(Saved entries)
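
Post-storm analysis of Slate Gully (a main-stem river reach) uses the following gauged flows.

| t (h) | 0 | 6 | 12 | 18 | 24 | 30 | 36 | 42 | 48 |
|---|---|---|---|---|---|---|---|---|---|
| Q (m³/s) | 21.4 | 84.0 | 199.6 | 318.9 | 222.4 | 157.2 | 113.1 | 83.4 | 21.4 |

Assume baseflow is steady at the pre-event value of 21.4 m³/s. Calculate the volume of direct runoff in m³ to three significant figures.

V ≈ 2.22 × 10^7 m³

Direct-runoff ordinates (Q − Q_b): 0.0, 62.6, 178.2, 297.5, 201.0, 135.8, 91.7, 62.0, 0.0 m³/s.
ΣQ_DR = 1029 m³/s.
With Δt = 6 h = 21600 s, V = ΣQ_DR · Δt = 1029 × 21600 = 2.22 × 10^7 m³.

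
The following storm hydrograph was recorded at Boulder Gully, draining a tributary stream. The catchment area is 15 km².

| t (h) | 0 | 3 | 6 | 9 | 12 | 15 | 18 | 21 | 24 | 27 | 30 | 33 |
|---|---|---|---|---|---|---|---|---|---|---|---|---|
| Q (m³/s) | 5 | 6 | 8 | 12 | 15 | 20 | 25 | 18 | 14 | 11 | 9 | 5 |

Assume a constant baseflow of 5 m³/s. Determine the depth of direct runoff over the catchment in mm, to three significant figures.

Direct runoff: 0.0, 1.0, 3.0, 7.0, 10.0, 15.0, 20.0, 13.0, 9.0, 6.0, 4.0, 0.0 m³/s; ΣQ_DR = 88.00 m³/s.
V = ΣQ_DR · Δt = 88.00 × 10800 s = 9.504 × 10^5 m³.
Over A = 15 km², depth = V / A = 63.4 mm.

d ≈ 63.4 mm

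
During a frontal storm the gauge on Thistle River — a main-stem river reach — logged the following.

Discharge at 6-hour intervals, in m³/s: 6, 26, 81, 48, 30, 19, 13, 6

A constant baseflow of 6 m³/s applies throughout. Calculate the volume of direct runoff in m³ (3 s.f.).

V ≈ 3.91 × 10^6 m³

Direct-runoff ordinates (Q − Q_b): 0.0, 20.0, 75.0, 42.0, 24.0, 13.0, 7.0, 0.0 m³/s.
ΣQ_DR = 181.0 m³/s.
With Δt = 6 h = 21600 s, V = ΣQ_DR · Δt = 181.0 × 21600 = 3.91 × 10^6 m³.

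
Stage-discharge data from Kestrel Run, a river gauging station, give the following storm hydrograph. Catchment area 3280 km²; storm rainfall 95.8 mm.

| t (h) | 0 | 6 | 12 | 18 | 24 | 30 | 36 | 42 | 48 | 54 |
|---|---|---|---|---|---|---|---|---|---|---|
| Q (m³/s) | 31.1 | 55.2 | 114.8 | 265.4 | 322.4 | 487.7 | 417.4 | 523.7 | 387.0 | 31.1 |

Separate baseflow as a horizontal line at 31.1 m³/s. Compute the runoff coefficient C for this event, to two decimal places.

ΣQ_DR = 2325 m³/s; V = ΣQ_DR·Δt = 5.022 × 10^7 m³.
Runoff depth d = V / A = 15.31 mm.
C = d / P = 15.31 / 95.8 = 0.16.

C ≈ 0.16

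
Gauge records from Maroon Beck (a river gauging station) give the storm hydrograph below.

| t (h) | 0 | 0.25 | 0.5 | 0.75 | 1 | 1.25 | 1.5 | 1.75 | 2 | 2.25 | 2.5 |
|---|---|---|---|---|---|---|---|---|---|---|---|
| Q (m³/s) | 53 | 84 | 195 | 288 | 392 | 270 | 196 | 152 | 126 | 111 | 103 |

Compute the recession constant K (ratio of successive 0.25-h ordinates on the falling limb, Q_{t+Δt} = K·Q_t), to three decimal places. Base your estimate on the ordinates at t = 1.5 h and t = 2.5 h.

Using the recession-limb readings at t = 1.5 h and t = 2.5 h: Q falls from 196 to 103 m³/s over 4 intervals.
K = (Q₂/Q₁)^(1/4) = (103/196)^(1/4) = 0.851.

K ≈ 0.851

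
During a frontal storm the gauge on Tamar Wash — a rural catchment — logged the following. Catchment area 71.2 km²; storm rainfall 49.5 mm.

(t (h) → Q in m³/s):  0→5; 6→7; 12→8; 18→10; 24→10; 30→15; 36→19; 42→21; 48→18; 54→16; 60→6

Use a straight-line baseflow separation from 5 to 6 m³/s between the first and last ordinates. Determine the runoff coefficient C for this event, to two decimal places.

C ≈ 0.46

ΣQ_DR = 74.50 m³/s; V = ΣQ_DR·Δt = 1.609 × 10^6 m³.
Runoff depth d = V / A = 22.60 mm.
C = d / P = 22.60 / 49.5 = 0.46.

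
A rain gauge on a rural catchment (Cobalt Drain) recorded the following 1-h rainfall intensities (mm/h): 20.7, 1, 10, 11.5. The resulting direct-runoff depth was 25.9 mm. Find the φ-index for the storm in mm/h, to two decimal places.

Only the 3 blocks with intensity above φ contribute runoff: 20.7, 10, 11.5 mm/h.
Σ(I−φ)·Δt = d  ⇒  (20.7+10+11.5 − 3φ)·1 = 25.9
φ = (42.20 − 25.9/1) / 3 = 5.43 mm/h.

φ ≈ 5.43 mm/h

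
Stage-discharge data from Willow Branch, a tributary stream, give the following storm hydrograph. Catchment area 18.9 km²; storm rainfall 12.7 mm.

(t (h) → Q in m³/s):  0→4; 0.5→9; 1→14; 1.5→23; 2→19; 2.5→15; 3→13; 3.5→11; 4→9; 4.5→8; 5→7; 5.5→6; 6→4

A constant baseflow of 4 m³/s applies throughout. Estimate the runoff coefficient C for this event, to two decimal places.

ΣQ_DR = 90.00 m³/s; V = ΣQ_DR·Δt = 1.620 × 10^5 m³.
Runoff depth d = V / A = 8.571 mm.
C = d / P = 8.571 / 12.7 = 0.67.

C ≈ 0.67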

#### Brief
Nothing may be omitted or altered; reproduce all of the entries.

#### Result
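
Post-storm analysis of Slate Gully (a main-stem river reach) uses the following gauged flows.

| t (h) | 0 | 6 | 12 | 18 | 24 | 30 | 36 | 42 | 48 |
|---|---|---|---|---|---|---|---|---|---|
| Q (m³/s) | 21.4 | 84.0 | 199.6 | 318.9 | 222.4 | 157.2 | 113.1 | 83.4 | 21.4 |

Assume baseflow is steady at the pre-event value of 21.4 m³/s. Calculate the volume of direct runoff in m³ to three significant figures.

V ≈ 2.22 × 10^7 m³

Direct-runoff ordinates (Q − Q_b): 0.0, 62.6, 178.2, 297.5, 201.0, 135.8, 91.7, 62.0, 0.0 m³/s.
ΣQ_DR = 1029 m³/s.
With Δt = 6 h = 21600 s, V = ΣQ_DR · Δt = 1029 × 21600 = 2.22 × 10^7 m³.

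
The following storm hydrograph was recorded at Boulder Gully, draining a tributary stream. The catchment area is 15 km².

| t (h) | 0 | 3 | 6 | 9 | 12 | 15 | 18 | 21 | 24 | 27 | 30 | 33 |
|---|---|---|---|---|---|---|---|---|---|---|---|---|
| Q (m³/s) | 5 | 6 | 8 | 12 | 15 | 20 | 25 | 18 | 14 | 11 | 9 | 5 |

Assume a constant baseflow of 5 m³/s. Determine the depth of direct runoff over the catchment in mm, to three significant figures.

Direct runoff: 0.0, 1.0, 3.0, 7.0, 10.0, 15.0, 20.0, 13.0, 9.0, 6.0, 4.0, 0.0 m³/s; ΣQ_DR = 88.00 m³/s.
V = ΣQ_DR · Δt = 88.00 × 10800 s = 9.504 × 10^5 m³.
Over A = 15 km², depth = V / A = 63.4 mm.

d ≈ 63.4 mm

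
During a frontal storm the gauge on Thistle River — a main-stem river reach — logged the following.

Discharge at 6-hour intervals, in m³/s: 6, 26, 81, 48, 30, 19, 13, 6

A constant baseflow of 6 m³/s applies throughout. Calculate the volume of direct runoff in m³ (3 s.f.).

V ≈ 3.91 × 10^6 m³

Direct-runoff ordinates (Q − Q_b): 0.0, 20.0, 75.0, 42.0, 24.0, 13.0, 7.0, 0.0 m³/s.
ΣQ_DR = 181.0 m³/s.
With Δt = 6 h = 21600 s, V = ΣQ_DR · Δt = 181.0 × 21600 = 3.91 × 10^6 m³.

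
Stage-discharge data from Kestrel Run, a river gauging station, give the following storm hydrograph. Catchment area 3280 km²; storm rainfall 95.8 mm.

| t (h) | 0 | 6 | 12 | 18 | 24 | 30 | 36 | 42 | 48 | 54 |
|---|---|---|---|---|---|---|---|---|---|---|
| Q (m³/s) | 31.1 | 55.2 | 114.8 | 265.4 | 322.4 | 487.7 | 417.4 | 523.7 | 387.0 | 31.1 |

Separate baseflow as a horizontal line at 31.1 m³/s. Compute the runoff coefficient C for this event, to two decimal places.

ΣQ_DR = 2325 m³/s; V = ΣQ_DR·Δt = 5.022 × 10^7 m³.
Runoff depth d = V / A = 15.31 mm.
C = d / P = 15.31 / 95.8 = 0.16.

C ≈ 0.16

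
Gauge records from Maroon Beck (a river gauging station) give the storm hydrograph below.

| t (h) | 0 | 0.25 | 0.5 | 0.75 | 1 | 1.25 | 1.5 | 1.75 | 2 | 2.25 | 2.5 |
|---|---|---|---|---|---|---|---|---|---|---|---|
| Q (m³/s) | 53 | 84 | 195 | 288 | 392 | 270 | 196 | 152 | 126 | 111 | 103 |

Compute the recession constant K (ratio of successive 0.25-h ordinates on the falling limb, Q_{t+Δt} = K·Q_t), to three decimal places. Base your estimate on the ordinates at t = 1.5 h and t = 2.5 h.

Using the recession-limb readings at t = 1.5 h and t = 2.5 h: Q falls from 196 to 103 m³/s over 4 intervals.
K = (Q₂/Q₁)^(1/4) = (103/196)^(1/4) = 0.851.

K ≈ 0.851

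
During a frontal storm the gauge on Tamar Wash — a rural catchment — logged the following. Catchment area 71.2 km²; storm rainfall 49.5 mm.

(t (h) → Q in m³/s):  0→5; 6→7; 12→8; 18→10; 24→10; 30→15; 36→19; 42→21; 48→18; 54→16; 60→6

Use a straight-line baseflow separation from 5 to 6 m³/s between the first and last ordinates. Determine the runoff coefficient C for this event, to two decimal places.

C ≈ 0.46

ΣQ_DR = 74.50 m³/s; V = ΣQ_DR·Δt = 1.609 × 10^6 m³.
Runoff depth d = V / A = 22.60 mm.
C = d / P = 22.60 / 49.5 = 0.46.

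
A rain gauge on a rural catchment (Cobalt Drain) recorded the following 1-h rainfall intensities (mm/h): 20.7, 1, 10, 11.5. The resulting direct-runoff depth was 25.9 mm. Find the φ-index for the storm in mm/h, to two decimal places.

Only the 3 blocks with intensity above φ contribute runoff: 20.7, 10, 11.5 mm/h.
Σ(I−φ)·Δt = d  ⇒  (20.7+10+11.5 − 3φ)·1 = 25.9
φ = (42.20 − 25.9/1) / 3 = 5.43 mm/h.

φ ≈ 5.43 mm/h

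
Stage-discharge data from Willow Branch, a tributary stream, give the following storm hydrograph. Catchment area 18.9 km²; storm rainfall 12.7 mm.

(t (h) → Q in m³/s):  0→4; 0.5→9; 1→14; 1.5→23; 2→19; 2.5→15; 3→13; 3.5→11; 4→9; 4.5→8; 5→7; 5.5→6; 6→4

A constant baseflow of 4 m³/s applies throughout. Estimate the runoff coefficient C for this event, to two decimal places.

ΣQ_DR = 90.00 m³/s; V = ΣQ_DR·Δt = 1.620 × 10^5 m³.
Runoff depth d = V / A = 8.571 mm.
C = d / P = 8.571 / 12.7 = 0.67.

C ≈ 0.67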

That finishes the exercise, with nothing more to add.